DATA SUPPLIED section start

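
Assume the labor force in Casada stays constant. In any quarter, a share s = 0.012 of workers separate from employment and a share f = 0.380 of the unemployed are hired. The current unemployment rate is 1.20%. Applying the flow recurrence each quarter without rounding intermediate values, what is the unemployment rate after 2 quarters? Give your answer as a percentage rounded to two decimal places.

Unemployment rate after two quarters ≈ 2.37%.

With a fixed labor force, u_{t+1} = u_t + s·(1−u_t) − f·u_t = u_t·(1−s−f) + s.
Here 1−s−f = 0.608 and s = 0.012.
u_1 = 0.012000 × 0.608 + 0.012 = 0.019296.
u_2 = 0.019296 × 0.608 + 0.012 = 0.023732.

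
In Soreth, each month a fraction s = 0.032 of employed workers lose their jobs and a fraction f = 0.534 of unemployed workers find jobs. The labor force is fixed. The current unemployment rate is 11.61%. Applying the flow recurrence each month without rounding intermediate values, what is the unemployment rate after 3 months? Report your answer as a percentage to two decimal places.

With a fixed labor force, u_{t+1} = u_t + s·(1−u_t) − f·u_t = u_t·(1−s−f) + s.
Here 1−s−f = 0.434 and s = 0.032.
u_1 = 0.116100 × 0.434 + 0.032 = 0.082387.
u_2 = 0.082387 × 0.434 + 0.032 = 0.067756.
u_3 = 0.067756 × 0.434 + 0.032 = 0.061406.

Unemployment rate after three months ≈ 6.14%.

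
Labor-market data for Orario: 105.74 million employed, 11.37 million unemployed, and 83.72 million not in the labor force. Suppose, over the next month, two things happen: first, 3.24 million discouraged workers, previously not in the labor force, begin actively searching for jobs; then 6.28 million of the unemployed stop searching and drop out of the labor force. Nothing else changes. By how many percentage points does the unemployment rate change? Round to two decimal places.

Initially, labor force = 105.74 + 11.37 = 117.11 million, so u = 11.37/117.11 = 9.71%.
After the first change, unemployed and labor force both rise by 3.24 → E = 105.74, U = 14.61, labor force = 120.35 million.
After the second change, unemployed and labor force both fall by 6.28 → E = 105.74, U = 8.33, labor force = 114.07 million.
New unemployment rate = 8.33 / 114.07 = 7.30%.
Change = 7.30% − 9.71% = −2.41 percentage points.

The unemployment rate changes by −2.41 percentage points.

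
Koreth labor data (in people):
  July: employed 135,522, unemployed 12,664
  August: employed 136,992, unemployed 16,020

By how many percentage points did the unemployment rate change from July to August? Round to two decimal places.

July: labor force = 135,522 + 12,664 = 148,186; u = 12,664/148,186 = 8.55%.
August: labor force = 136,992 + 16,020 = 153,012; u = 16,020/153,012 = 10.47%.
Change = 10.47% − 8.55% = +1.92 pp.

The unemployment rate changed by +1.92 percentage points.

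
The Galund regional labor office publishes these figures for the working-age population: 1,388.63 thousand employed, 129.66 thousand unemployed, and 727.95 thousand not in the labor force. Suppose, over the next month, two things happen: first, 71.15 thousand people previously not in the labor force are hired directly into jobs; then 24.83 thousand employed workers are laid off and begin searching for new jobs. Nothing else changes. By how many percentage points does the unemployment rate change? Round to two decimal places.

Initially, labor force = 1,388.63 + 129.66 = 1,518.29 thousand, so u = 129.66/1,518.29 = 8.54%.
After the first change, employed and labor force both rise by 71.15; unemployed unchanged → E = 1,459.78, U = 129.66, labor force = 1,589.44 thousand.
After the second change, employed falls and unemployed rises by 24.83; labor force unchanged → E = 1,434.95, U = 154.49, labor force = 1,589.44 thousand.
New unemployment rate = 154.49 / 1,589.44 = 9.72%.
Change = 9.72% − 8.54% = +1.18 percentage points.

The unemployment rate changes by +1.18 percentage points.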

DATA SUPPLIED section end

Set down, exactly as they appear, the line holding "By how many percentage points did" and every line after it until the records end.

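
By how many percentage points did the unemployment rate change from July to August? Round to two decimal places.

July: labor force = 135,522 + 12,664 = 148,186; u = 12,664/148,186 = 8.55%.
August: labor force = 136,992 + 16,020 = 153,012; u = 16,020/153,012 = 10.47%.
Change = 10.47% − 8.55% = +1.92 pp.

The unemployment rate changed by +1.92 percentage points.

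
The Galund regional labor office publishes these figures for the working-age population: 1,388.63 thousand employed, 129.66 thousand unemployed, and 727.95 thousand not in the labor force. Suppose, over the next month, two things happen: first, 71.15 thousand people previously not in the labor force are hired directly into jobs; then 24.83 thousand employed workers are laid off and begin searching for new jobs. Nothing else changes. By how many percentage points does the unemployment rate change? Round to two decimal places.

Initially, labor force = 1,388.63 + 129.66 = 1,518.29 thousand, so u = 129.66/1,518.29 = 8.54%.
After the first change, employed and labor force both rise by 71.15; unemployed unchanged → E = 1,459.78, U = 129.66, labor force = 1,589.44 thousand.
After the second change, employed falls and unemployed rises by 24.83; labor force unchanged → E = 1,434.95, U = 154.49, labor force = 1,589.44 thousand.
New unemployment rate = 154.49 / 1,589.44 = 9.72%.
Change = 9.72% − 8.54% = +1.18 percentage points.

The unemployment rate changes by +1.18 percentage points.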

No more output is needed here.